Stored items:
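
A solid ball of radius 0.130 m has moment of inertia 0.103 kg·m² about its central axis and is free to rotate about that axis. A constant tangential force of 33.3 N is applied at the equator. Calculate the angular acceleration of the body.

τ = F R = (33.3)(0.130) = 4.329 N·m.
From τ = Iα: α = 4.329/0.1030 = 42.03 rad/s².

α ≈ 42.0 rad/s²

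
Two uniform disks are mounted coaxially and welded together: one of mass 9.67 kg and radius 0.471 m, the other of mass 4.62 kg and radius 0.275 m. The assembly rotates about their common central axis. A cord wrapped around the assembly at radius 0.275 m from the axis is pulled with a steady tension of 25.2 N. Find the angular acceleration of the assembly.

I = ½M₁R₁² + ½M₂R₂² = ½(9.67)(0.471)² + ½(4.62)(0.275)² = 1.247 kg·m².
τ = F r = (25.2)(0.275) = 6.930 N·m.
α = τ/I = 6.930/1.247 = 5.556 rad/s².

α ≈ 5.56 rad/s²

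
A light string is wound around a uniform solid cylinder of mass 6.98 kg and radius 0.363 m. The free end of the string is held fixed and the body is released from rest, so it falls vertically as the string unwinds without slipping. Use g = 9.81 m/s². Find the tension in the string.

T ≈ 22.8 N

Translation: Mg − T = Ma. Rotation about the center: TR = Iα with I = ½MR².
With a = αR: T = (I/R²)a = (1/2)M a, so Mg = (1 + 0.5000)Ma.
a = g/(1 + 0.5000) = 9.81/1.500 = 6.540 m/s².
T = 0.5000·M·a = (0.5000)(6.98)(6.540) = 22.82 N.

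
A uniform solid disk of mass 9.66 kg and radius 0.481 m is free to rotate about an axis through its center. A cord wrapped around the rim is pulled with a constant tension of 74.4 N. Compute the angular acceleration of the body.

α ≈ 32.0 rad/s²

I = ½MR² = (1/2)(9.66)(0.481)² = 1.117 kg·m².
τ = F R = (74.4)(0.481) = 35.79 N·m.
From τ = Iα: α = 35.79/1.117 = 32.02 rad/s².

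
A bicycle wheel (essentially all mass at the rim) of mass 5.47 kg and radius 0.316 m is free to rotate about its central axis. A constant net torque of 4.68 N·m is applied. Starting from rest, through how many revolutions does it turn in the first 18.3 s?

≈ 228 revolutions

I = MR² = (5.47)(0.316)² = 0.5462 kg·m².
α = τ/I = 4.68/0.5462 = 8.568 rad/s².
θ = ½αt² = ½(8.568)(18.3)² = 1435 rad.
Revolutions = θ/(2π) = 228.3.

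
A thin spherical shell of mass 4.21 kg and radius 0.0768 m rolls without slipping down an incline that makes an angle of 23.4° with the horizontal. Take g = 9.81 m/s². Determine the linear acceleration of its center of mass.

a ≈ 2.34 m/s²

Translation along the incline: Mg sinθ − f = Ma.
Rotation about the center: fR = Iα with I = (2/3)MR². No-slip gives a = αR, so f = (I/R²)a = (2/3)M a.
Substituting: Mg sinθ = (1 + 0.6667)Ma, so a = g sinθ/(1 + 0.6667) = (9.81) sin 23.4° / 1.667 = 2.338 m/s².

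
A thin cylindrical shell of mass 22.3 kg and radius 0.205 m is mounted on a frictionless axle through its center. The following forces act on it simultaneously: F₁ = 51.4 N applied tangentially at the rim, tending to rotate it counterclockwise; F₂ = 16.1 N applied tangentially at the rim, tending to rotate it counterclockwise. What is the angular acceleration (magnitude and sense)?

I = MR² = (22.3)(0.205)² = 0.9372 kg·m².
Taking counterclockwise as positive: τ₁ = +(51.4)(0.205) = +10.54 N·m; τ₂ = +(16.1)(0.205) = +3.300 N·m.
Net torque τ = 13.84 N·m.
α = τ/I = 13.84/0.9372 = 14.77 rad/s².

α ≈ 14.8 rad/s², counterclockwise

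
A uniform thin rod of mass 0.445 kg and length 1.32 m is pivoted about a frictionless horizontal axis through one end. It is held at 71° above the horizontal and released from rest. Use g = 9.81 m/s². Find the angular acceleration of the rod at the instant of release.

α ≈ 3.63 rad/s²

About the pivot, I = (1/3)ML² = (1/3)(0.445)(1.32)² = 0.2585 kg·m².
The weight acts at the center, a distance L/2 = 0.6600 m from the pivot; τ = Mg(L/2) cos 71° = 0.9380 N·m.
α = τ/I = 0.9380/0.2585 = 3.629 rad/s².
(Equivalently α = (3g/(2L)) cos 71° = 3.629 rad/s².)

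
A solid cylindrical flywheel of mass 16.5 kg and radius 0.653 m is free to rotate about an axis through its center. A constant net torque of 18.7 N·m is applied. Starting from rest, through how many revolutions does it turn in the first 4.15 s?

≈ 7.29 revolutions

I = ½MR² = (1/2)(16.5)(0.653)² = 3.518 kg·m².
α = τ/I = 18.7/3.518 = 5.316 rad/s².
θ = ½αt² = ½(5.316)(4.15)² = 45.77 rad.
Revolutions = θ/(2π) = 7.285.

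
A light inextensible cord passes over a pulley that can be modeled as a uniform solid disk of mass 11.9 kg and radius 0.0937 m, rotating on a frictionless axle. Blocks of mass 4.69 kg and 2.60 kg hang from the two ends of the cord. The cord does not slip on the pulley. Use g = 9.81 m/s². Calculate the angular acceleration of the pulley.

I = ½MR² = (1/2)(11.9)(0.0937)² = 0.05224 kg·m².
Heavier block: m₁g − T₁ = m₁a. Lighter block: T₂ − m₂g = m₂a.
Pulley: (T₁ − T₂)R = Iα = I(a/R), so T₁ − T₂ = (I/R²)a = (1/2)M_p a = 5.950·a.
Adding the three: (m₁ − m₂)g = (m₁ + m₂ + 5.950)a, so a = (4.69 − 2.60)(9.81)/(4.69 + 2.60 + 5.950) = 1.549 m/s².
α = a/R = 1.549/0.0937 = 16.53 rad/s².

α ≈ 16.5 rad/s²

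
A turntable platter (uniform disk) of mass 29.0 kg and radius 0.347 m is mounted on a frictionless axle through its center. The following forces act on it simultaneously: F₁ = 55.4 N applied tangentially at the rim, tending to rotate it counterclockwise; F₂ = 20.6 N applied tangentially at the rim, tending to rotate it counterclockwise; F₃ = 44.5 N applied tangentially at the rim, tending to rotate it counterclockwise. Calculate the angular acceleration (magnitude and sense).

I = ½MR² = (1/2)(29.0)(0.347)² = 1.746 kg·m².
Taking counterclockwise as positive: τ₁ = +(55.4)(0.347) = +19.22 N·m; τ₂ = +(20.6)(0.347) = +7.148 N·m; τ₃ = +(44.5)(0.347) = +15.44 N·m.
Net torque τ = 41.81 N·m.
α = τ/I = 41.81/1.746 = 23.95 rad/s².

α ≈ 23.9 rad/s², counterclockwise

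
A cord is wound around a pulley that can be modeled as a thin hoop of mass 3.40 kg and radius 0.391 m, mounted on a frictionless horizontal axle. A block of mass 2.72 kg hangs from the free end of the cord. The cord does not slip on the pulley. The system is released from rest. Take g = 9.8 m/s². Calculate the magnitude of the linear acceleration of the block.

a ≈ 4.36 m/s²

I = MR² = (3.40)(0.391)² = 0.5198 kg·m².
Block: mg − T = ma. Pulley: TR = Iα. No-slip: a = αR, so T = (I/R²)a = 3.400·a.
Then mg = (m + 3.400)a, so a = (2.72)(9.8)/(2.72 + 3.400) = 4.356 m/s².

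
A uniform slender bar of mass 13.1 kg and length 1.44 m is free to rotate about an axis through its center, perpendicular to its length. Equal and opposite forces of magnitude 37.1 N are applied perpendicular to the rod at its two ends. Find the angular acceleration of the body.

α ≈ 23.6 rad/s²

I = (1/12)ML² = (1/12)(13.1)(1.44)² = 2.264 kg·m².
The couple gives τ = F·(L/2) + F·(L/2) = F L = (37.1)(1.44) = 53.42 N·m.
Newton's second law for rotation, τ = Iα, gives α = τ/I = 53.42/2.264 = 23.60 rad/s².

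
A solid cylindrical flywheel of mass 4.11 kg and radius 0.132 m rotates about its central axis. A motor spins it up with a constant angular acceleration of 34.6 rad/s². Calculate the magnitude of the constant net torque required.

τ ≈ 1.24 N·m

I = ½MR² = (1/2)(4.11)(0.132)² = 0.03581 kg·m².
τ = Iα = (0.03581)(34.60) = 1.239 N·m.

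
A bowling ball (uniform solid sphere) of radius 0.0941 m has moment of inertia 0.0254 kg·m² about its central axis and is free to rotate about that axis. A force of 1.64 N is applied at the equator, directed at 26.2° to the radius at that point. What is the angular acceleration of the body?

α ≈ 2.68 rad/s²

Only the tangential component produces torque: τ = F R sinθ = (1.64)(0.0941) sin 26.2° = 0.06813 N·m.
From τ = Iα: α = 0.06813/0.02540 = 2.682 rad/s².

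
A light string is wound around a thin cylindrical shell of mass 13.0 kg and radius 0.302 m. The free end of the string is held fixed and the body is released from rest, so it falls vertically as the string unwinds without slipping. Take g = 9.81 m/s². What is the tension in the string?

T ≈ 63.8 N

Translation: Mg − T = Ma. Rotation about the center: TR = Iα with I = MR².
With a = αR: T = (I/R²)a = M a, so Mg = (1 + 1.000)Ma.
a = g/(1 + 1.000) = 9.81/2.000 = 4.905 m/s².
T = 1.000·M·a = (1.000)(13.0)(4.905) = 63.77 N.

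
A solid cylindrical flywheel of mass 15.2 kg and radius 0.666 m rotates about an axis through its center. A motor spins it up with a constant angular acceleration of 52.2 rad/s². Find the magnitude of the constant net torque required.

τ ≈ 176 N·m

I = ½MR² = (1/2)(15.2)(0.666)² = 3.371 kg·m².
τ = Iα = (3.371)(52.20) = 176.0 N·m.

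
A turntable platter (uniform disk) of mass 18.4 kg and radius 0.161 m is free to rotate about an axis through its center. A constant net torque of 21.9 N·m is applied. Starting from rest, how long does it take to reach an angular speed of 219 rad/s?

t ≈ 2.38 s

I = ½MR² = (1/2)(18.4)(0.161)² = 0.2385 kg·m².
α = τ/I = 21.9/0.2385 = 91.83 rad/s².
ω = αt ⇒ t = ω/α = 219/91.83 = 2.385 s.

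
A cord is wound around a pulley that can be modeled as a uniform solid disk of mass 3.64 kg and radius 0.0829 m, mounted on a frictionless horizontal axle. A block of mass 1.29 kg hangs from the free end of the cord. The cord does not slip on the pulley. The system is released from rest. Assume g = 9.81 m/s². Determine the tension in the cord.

T ≈ 7.41 N

I = ½MR² = (1/2)(3.64)(0.0829)² = 0.01251 kg·m².
Block: mg − T = ma. Pulley: TR = Iα. No-slip: a = αR, so T = (I/R²)a = 1.820·a.
Then mg = (m + 1.820)a, so a = (1.29)(9.81)/(1.29 + 1.820) = 4.069 m/s².
T = 1.820·a = 7.406 N.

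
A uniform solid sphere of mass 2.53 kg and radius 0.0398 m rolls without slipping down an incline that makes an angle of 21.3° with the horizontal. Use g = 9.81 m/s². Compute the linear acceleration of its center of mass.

a ≈ 2.55 m/s²

Translation along the incline: Mg sinθ − f = Ma.
Rotation about the center: fR = Iα with I = (2/5)MR². No-slip gives a = αR, so f = (I/R²)a = (2/5)M a.
Substituting: Mg sinθ = (1 + 0.4000)Ma, so a = g sinθ/(1 + 0.4000) = (9.81) sin 21.3° / 1.400 = 2.545 m/s².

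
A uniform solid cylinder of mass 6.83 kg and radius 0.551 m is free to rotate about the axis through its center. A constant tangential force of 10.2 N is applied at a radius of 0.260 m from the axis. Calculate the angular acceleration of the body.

I = ½MR² = (1/2)(6.83)(0.551)² = 1.037 kg·m².
τ = F·r = (10.2)(0.260) = 2.652 N·m.
Newton's second law for rotation, τ = Iα, gives α = τ/I = 2.652/1.037 = 2.558 rad/s².

α ≈ 2.56 rad/s²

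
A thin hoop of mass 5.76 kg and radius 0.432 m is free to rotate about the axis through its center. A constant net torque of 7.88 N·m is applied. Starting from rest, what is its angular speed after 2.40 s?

I = MR² = (5.76)(0.432)² = 1.075 kg·m².
α = τ/I = 7.88/1.075 = 7.331 rad/s².
ω = ω₀ + αt = 0 + (7.331)(2.40) = 17.59 rad/s.

ω ≈ 17.6 rad/s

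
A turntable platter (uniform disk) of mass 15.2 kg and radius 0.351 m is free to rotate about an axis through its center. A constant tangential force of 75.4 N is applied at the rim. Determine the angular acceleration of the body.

α ≈ 28.3 rad/s²

I = ½MR² = (1/2)(15.2)(0.351)² = 0.9363 kg·m².
τ = F R = (75.4)(0.351) = 26.47 N·m.
From τ = Iα: α = 26.47/0.9363 = 28.27 rad/s².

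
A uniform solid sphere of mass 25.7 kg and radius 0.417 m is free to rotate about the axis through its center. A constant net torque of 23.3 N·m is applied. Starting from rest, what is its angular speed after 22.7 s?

ω ≈ 296 rad/s

I = (2/5)MR² = (2/5)(25.7)(0.417)² = 1.788 kg·m².
α = τ/I = 23.3/1.788 = 13.03 rad/s².
ω = ω₀ + αt = 0 + (13.03)(22.7) = 295.9 rad/s.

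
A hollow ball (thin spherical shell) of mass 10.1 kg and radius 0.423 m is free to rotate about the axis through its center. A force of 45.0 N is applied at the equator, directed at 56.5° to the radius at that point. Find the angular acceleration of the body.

α ≈ 13.2 rad/s²

I = (2/3)MR² = (2/3)(10.1)(0.423)² = 1.205 kg·m².
Only the tangential component produces torque: τ = F R sinθ = (45.0)(0.423) sin 56.5° = 15.87 N·m.
Newton's second law for rotation, τ = Iα, gives α = τ/I = 15.87/1.205 = 13.17 rad/s².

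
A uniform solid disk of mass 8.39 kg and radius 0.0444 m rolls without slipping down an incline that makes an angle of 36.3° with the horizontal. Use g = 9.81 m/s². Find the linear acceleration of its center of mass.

Translation along the incline: Mg sinθ − f = Ma.
Rotation about the center: fR = Iα with I = ½MR². No-slip gives a = αR, so f = (I/R²)a = (1/2)M a.
Substituting: Mg sinθ = (1 + 0.5000)Ma, so a = g sinθ/(1 + 0.5000) = (9.81) sin 36.3° / 1.500 = 3.872 m/s².

a ≈ 3.87 m/s²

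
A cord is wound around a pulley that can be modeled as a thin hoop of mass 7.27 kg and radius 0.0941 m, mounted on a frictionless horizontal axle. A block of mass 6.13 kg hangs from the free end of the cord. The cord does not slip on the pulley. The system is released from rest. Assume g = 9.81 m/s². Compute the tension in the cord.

T ≈ 32.6 N

I = MR² = (7.27)(0.0941)² = 0.06437 kg·m².
Block: mg − T = ma. Pulley: TR = Iα. No-slip: a = αR, so T = (I/R²)a = 7.270·a.
Then mg = (m + 7.270)a, so a = (6.13)(9.81)/(6.13 + 7.270) = 4.488 m/s².
T = 7.270·a = 32.63 N.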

About this exercise: Every line from the one containing "Compute the tension in the cord." to the end of the entries must be set down exactly, with none omitted and none added.

Completed task:
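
A cord is wound around a pulley that can be modeled as a thin hoop of mass 7.27 kg and radius 0.0941 m, mounted on a frictionless horizontal axle. A block of mass 6.13 kg hangs from the free end of the cord. The cord does not slip on the pulley. The system is released from rest. Assume g = 9.81 m/s². Compute the tension in the cord.

T ≈ 32.6 N

I = MR² = (7.27)(0.0941)² = 0.06437 kg·m².
Block: mg − T = ma. Pulley: TR = Iα. No-slip: a = αR, so T = (I/R²)a = 7.270·a.
Then mg = (m + 7.270)a, so a = (6.13)(9.81)/(6.13 + 7.270) = 4.488 m/s².
T = 7.270·a = 32.63 N.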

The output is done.